Start of Data for this task
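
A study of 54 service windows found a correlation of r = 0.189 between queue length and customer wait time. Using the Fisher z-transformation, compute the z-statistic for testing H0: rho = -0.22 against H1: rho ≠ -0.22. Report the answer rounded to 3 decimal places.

z_r = atanh(0.189) = 0.191300,  z_0 = atanh(-0.22) = -0.223656
SE = 1/√(n−3) = 1/√51 = 0.140028
z = (z_r − z_0)/SE = (0.191300 − (-0.223656)) / 0.140028 = 0.414956 / 0.140028 = 2.963

2.963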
End of Data for this task
◆ Description of the task ◆
Word for word, restate the entries that appear above.

◆ Answer box ◆
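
A study of 54 service windows found a correlation of r = 0.189 between queue length and customer wait time. Using the Fisher z-transformation, compute the z-statistic for testing H0: rho = -0.22 against H1: rho ≠ -0.22. Report the answer rounded to 3 decimal places.

z_r = atanh(0.189) = 0.191300,  z_0 = atanh(-0.22) = -0.223656
SE = 1/√(n−3) = 1/√51 = 0.140028
z = (z_r − z_0)/SE = (0.191300 − (-0.223656)) / 0.140028 = 0.414956 / 0.140028 = 2.963

2.963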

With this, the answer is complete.